Top of EXERCISE DATA

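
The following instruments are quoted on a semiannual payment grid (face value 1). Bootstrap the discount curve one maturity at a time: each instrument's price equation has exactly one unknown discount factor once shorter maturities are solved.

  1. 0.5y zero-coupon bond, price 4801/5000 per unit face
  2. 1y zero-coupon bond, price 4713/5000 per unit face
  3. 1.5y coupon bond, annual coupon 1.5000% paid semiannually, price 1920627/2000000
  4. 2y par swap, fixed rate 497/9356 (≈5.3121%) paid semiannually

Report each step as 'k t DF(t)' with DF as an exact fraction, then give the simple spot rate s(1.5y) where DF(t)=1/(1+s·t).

step 1 [0.5y] zero: DF = P = 4801/5000 ≈ 0.960200
step 2 [1y] zero: DF = P = 4713/5000 ≈ 0.942600
step 3 [1.5y] bond c/2=3/400: DF=(1920627/2000000 − 3/400·(0.960200+0.942600))/(1+3/400) = 939/1000 ≈ 0.939000
step 4 [2y] swap r/2=497/18712: DF=(1 − 497/18712·(0.960200+0.942600+0.939000))/(1+497/18712) = 4503/5000 ≈ 0.900600

1 1/2 4801/5000
2 1 4713/5000
3 3/2 939/1000
4 2 4503/5000
s(1.5y) = (1/(939/1000) − 1)/(3/2) = 122/2817 ≈ 4.3308%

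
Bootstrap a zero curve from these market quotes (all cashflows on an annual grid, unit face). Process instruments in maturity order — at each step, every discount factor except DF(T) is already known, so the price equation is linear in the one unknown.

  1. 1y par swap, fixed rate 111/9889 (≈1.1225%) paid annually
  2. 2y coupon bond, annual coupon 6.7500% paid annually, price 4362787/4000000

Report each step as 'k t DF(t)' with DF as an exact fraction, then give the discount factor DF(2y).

1 1 9889/10000
2 2 1199/1250
DF(2y) = 1199/1250 ≈ 0.959200

step 1 [1y] swap r/1=111/9889: DF=(1 − 111/9889·(0))/(1+111/9889) = 9889/10000 ≈ 0.988900
step 2 [2y] bond c/1=27/400: DF=(4362787/4000000 − 27/400·(0.988900))/(1+27/400) = 1199/1250 ≈ 0.959200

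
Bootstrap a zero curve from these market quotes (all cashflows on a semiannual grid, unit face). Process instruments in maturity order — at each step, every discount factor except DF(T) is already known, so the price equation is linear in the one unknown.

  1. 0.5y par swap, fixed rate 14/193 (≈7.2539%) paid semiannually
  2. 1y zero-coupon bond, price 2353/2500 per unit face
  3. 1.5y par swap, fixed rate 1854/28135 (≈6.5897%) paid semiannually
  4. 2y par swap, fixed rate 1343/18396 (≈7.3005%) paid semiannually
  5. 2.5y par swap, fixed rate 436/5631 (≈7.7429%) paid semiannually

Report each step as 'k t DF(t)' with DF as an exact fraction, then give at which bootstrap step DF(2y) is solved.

step 1 [0.5y] swap r/2=7/193: DF=(1 − 7/193·(0))/(1+7/193) = 193/200 ≈ 0.965000
step 2 [1y] zero: DF = P = 2353/2500 ≈ 0.941200
step 3 [1.5y] swap r/2=927/28135: DF=(1 − 927/28135·(0.965000+0.941200))/(1+927/28135) = 9073/10000 ≈ 0.907300
step 4 [2y] swap r/2=1343/36792: DF=(1 − 1343/36792·(0.965000+0.941200+0.907300))/(1+1343/36792) = 8657/10000 ≈ 0.865700
step 5 [2.5y] swap r/2=218/5631: DF=(1 − 218/5631·(0.965000+0.941200+0.907300+0.865700))/(1+218/5631) = 516/625 ≈ 0.825600

1 1/2 193/200
2 1 2353/2500
3 3/2 9073/10000
4 2 8657/10000
5 5/2 516/625
DF(2y) is solved at step 4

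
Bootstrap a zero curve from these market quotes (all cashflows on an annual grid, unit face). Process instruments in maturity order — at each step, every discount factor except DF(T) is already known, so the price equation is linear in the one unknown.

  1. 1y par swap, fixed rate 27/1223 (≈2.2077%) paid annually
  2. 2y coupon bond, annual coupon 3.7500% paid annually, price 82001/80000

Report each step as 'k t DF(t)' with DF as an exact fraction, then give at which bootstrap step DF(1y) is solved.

1 1 1223/1250
2 2 4763/5000
DF(1y) is solved at step 1

step 1 [1y] swap r/1=27/1223: DF=(1 − 27/1223·(0))/(1+27/1223) = 1223/1250 ≈ 0.978400
step 2 [2y] bond c/1=3/80: DF=(82001/80000 − 3/80·(0.978400))/(1+3/80) = 4763/5000 ≈ 0.952600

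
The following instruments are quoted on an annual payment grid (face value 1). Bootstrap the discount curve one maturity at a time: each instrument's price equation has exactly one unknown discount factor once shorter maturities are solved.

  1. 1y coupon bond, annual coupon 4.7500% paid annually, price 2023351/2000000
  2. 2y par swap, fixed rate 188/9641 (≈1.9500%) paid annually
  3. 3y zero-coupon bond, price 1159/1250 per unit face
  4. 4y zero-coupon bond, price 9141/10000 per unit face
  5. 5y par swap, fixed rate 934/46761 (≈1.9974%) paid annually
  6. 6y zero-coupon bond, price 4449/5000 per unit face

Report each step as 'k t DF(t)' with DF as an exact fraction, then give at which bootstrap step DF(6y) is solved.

1 1 4829/5000
2 2 1203/1250
3 3 1159/1250
4 4 9141/10000
5 5 4533/5000
6 6 4449/5000
DF(6y) is solved at step 6

step 1 [1y] bond c/1=19/400: DF=(2023351/2000000 − 19/400·(0))/(1+19/400) = 4829/5000 ≈ 0.965800
step 2 [2y] swap r/1=188/9641: DF=(1 − 188/9641·(0.965800))/(1+188/9641) = 1203/1250 ≈ 0.962400
step 3 [3y] zero: DF = P = 1159/1250 ≈ 0.927200
step 4 [4y] zero: DF = P = 9141/10000 ≈ 0.914100
step 5 [5y] swap r/1=934/46761: DF=(1 − 934/46761·(0.965800+0.962400+0.927200+0.914100))/(1+934/46761) = 4533/5000 ≈ 0.906600
step 6 [6y] zero: DF = P = 4449/5000 ≈ 0.889800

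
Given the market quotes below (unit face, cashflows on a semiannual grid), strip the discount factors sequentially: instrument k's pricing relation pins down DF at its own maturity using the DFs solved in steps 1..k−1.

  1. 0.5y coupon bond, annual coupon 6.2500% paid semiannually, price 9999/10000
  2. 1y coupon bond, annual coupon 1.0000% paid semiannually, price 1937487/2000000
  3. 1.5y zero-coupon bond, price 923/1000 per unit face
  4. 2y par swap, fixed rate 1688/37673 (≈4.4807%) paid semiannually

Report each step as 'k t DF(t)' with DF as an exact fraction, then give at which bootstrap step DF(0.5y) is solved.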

Bottom of EXERCISE DATA

= YOUR OBJECTIVE =
Output each line of the data exactly as it stands above.

= EXERCISE RESULT =
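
The following instruments are quoted on a semiannual payment grid (face value 1). Bootstrap the discount curve one maturity at a time: each instrument's price equation has exactly one unknown discount factor once shorter maturities are solved.

  1. 0.5y zero-coupon bond, price 4801/5000 per unit face
  2. 1y zero-coupon bond, price 4713/5000 per unit face
  3. 1.5y coupon bond, annual coupon 1.5000% paid semiannually, price 1920627/2000000
  4. 2y par swap, fixed rate 497/9356 (≈5.3121%) paid semiannually

Report each step as 'k t DF(t)' with DF as an exact fraction, then give the simple spot rate s(1.5y) where DF(t)=1/(1+s·t).

step 1 [0.5y] zero: DF = P = 4801/5000 ≈ 0.960200
step 2 [1y] zero: DF = P = 4713/5000 ≈ 0.942600
step 3 [1.5y] bond c/2=3/400: DF=(1920627/2000000 − 3/400·(0.960200+0.942600))/(1+3/400) = 939/1000 ≈ 0.939000
step 4 [2y] swap r/2=497/18712: DF=(1 − 497/18712·(0.960200+0.942600+0.939000))/(1+497/18712) = 4503/5000 ≈ 0.900600

1 1/2 4801/5000
2 1 4713/5000
3 3/2 939/1000
4 2 4503/5000
s(1.5y) = (1/(939/1000) − 1)/(3/2) = 122/2817 ≈ 4.3308%

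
Bootstrap a zero curve from these market quotes (all cashflows on an annual grid, unit face). Process instruments in maturity order — at each step, every discount factor except DF(T) is already known, so the price equation is linear in the one unknown.

  1. 1y par swap, fixed rate 111/9889 (≈1.1225%) paid annually
  2. 2y coupon bond, annual coupon 6.7500% paid annually, price 4362787/4000000

Report each step as 'k t DF(t)' with DF as an exact fraction, then give the discount factor DF(2y).

1 1 9889/10000
2 2 1199/1250
DF(2y) = 1199/1250 ≈ 0.959200

step 1 [1y] swap r/1=111/9889: DF=(1 − 111/9889·(0))/(1+111/9889) = 9889/10000 ≈ 0.988900
step 2 [2y] bond c/1=27/400: DF=(4362787/4000000 − 27/400·(0.988900))/(1+27/400) = 1199/1250 ≈ 0.959200

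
Bootstrap a zero curve from these market quotes (all cashflows on a semiannual grid, unit face). Process instruments in maturity order — at each step, every discount factor except DF(T) is already known, so the price equation is linear in the one unknown.

  1. 0.5y par swap, fixed rate 14/193 (≈7.2539%) paid semiannually
  2. 1y zero-coupon bond, price 2353/2500 per unit face
  3. 1.5y par swap, fixed rate 1854/28135 (≈6.5897%) paid semiannually
  4. 2y par swap, fixed rate 1343/18396 (≈7.3005%) paid semiannually
  5. 2.5y par swap, fixed rate 436/5631 (≈7.7429%) paid semiannually

Report each step as 'k t DF(t)' with DF as an exact fraction, then give at which bootstrap step DF(2y) is solved.

step 1 [0.5y] swap r/2=7/193: DF=(1 − 7/193·(0))/(1+7/193) = 193/200 ≈ 0.965000
step 2 [1y] zero: DF = P = 2353/2500 ≈ 0.941200
step 3 [1.5y] swap r/2=927/28135: DF=(1 − 927/28135·(0.965000+0.941200))/(1+927/28135) = 9073/10000 ≈ 0.907300
step 4 [2y] swap r/2=1343/36792: DF=(1 − 1343/36792·(0.965000+0.941200+0.907300))/(1+1343/36792) = 8657/10000 ≈ 0.865700
step 5 [2.5y] swap r/2=218/5631: DF=(1 − 218/5631·(0.965000+0.941200+0.907300+0.865700))/(1+218/5631) = 516/625 ≈ 0.825600

1 1/2 193/200
2 1 2353/2500
3 3/2 9073/10000
4 2 8657/10000
5 5/2 516/625
DF(2y) is solved at step 4

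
Bootstrap a zero curve from these market quotes (all cashflows on an annual grid, unit face). Process instruments in maturity order — at each step, every discount factor except DF(T) is already known, so the price equation is linear in the one unknown.

  1. 1y par swap, fixed rate 27/1223 (≈2.2077%) paid annually
  2. 2y coupon bond, annual coupon 3.7500% paid annually, price 82001/80000

Report each step as 'k t DF(t)' with DF as an exact fraction, then give at which bootstrap step DF(1y) is solved.

1 1 1223/1250
2 2 4763/5000
DF(1y) is solved at step 1

step 1 [1y] swap r/1=27/1223: DF=(1 − 27/1223·(0))/(1+27/1223) = 1223/1250 ≈ 0.978400
step 2 [2y] bond c/1=3/80: DF=(82001/80000 − 3/80·(0.978400))/(1+3/80) = 4763/5000 ≈ 0.952600

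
The following instruments are quoted on an annual payment grid (face value 1). Bootstrap the discount curve one maturity at a time: each instrument's price equation has exactly one unknown discount factor once shorter maturities are solved.

  1. 1y coupon bond, annual coupon 4.7500% paid annually, price 2023351/2000000
  2. 2y par swap, fixed rate 188/9641 (≈1.9500%) paid annually
  3. 3y zero-coupon bond, price 1159/1250 per unit face
  4. 4y zero-coupon bond, price 9141/10000 per unit face
  5. 5y par swap, fixed rate 934/46761 (≈1.9974%) paid annually
  6. 6y zero-coupon bond, price 4449/5000 per unit face

Report each step as 'k t DF(t)' with DF as an exact fraction, then give at which bootstrap step DF(6y) is solved.

1 1 4829/5000
2 2 1203/1250
3 3 1159/1250
4 4 9141/10000
5 5 4533/5000
6 6 4449/5000
DF(6y) is solved at step 6

step 1 [1y] bond c/1=19/400: DF=(2023351/2000000 − 19/400·(0))/(1+19/400) = 4829/5000 ≈ 0.965800
step 2 [2y] swap r/1=188/9641: DF=(1 − 188/9641·(0.965800))/(1+188/9641) = 1203/1250 ≈ 0.962400
step 3 [3y] zero: DF = P = 1159/1250 ≈ 0.927200
step 4 [4y] zero: DF = P = 9141/10000 ≈ 0.914100
step 5 [5y] swap r/1=934/46761: DF=(1 − 934/46761·(0.965800+0.962400+0.927200+0.914100))/(1+934/46761) = 4533/5000 ≈ 0.906600
step 6 [6y] zero: DF = P = 4449/5000 ≈ 0.889800

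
Given the market quotes below (unit face, cashflows on a semiannual grid), strip the discount factors sequentially: instrument k's pricing relation pins down DF at its own maturity using the DFs solved in steps 1..k−1.

  1. 0.5y coupon bond, annual coupon 6.2500% paid semiannually, price 9999/10000
  2. 1y coupon bond, annual coupon 1.0000% paid semiannually, price 1937487/2000000
  3. 1.5y zero-coupon bond, price 923/1000 per unit face
  4. 2y par swap, fixed rate 1688/37673 (≈4.4807%) paid semiannually

Report each step as 'k t DF(t)' with DF as an exact fraction, then give at which bootstrap step DF(0.5y) is solved.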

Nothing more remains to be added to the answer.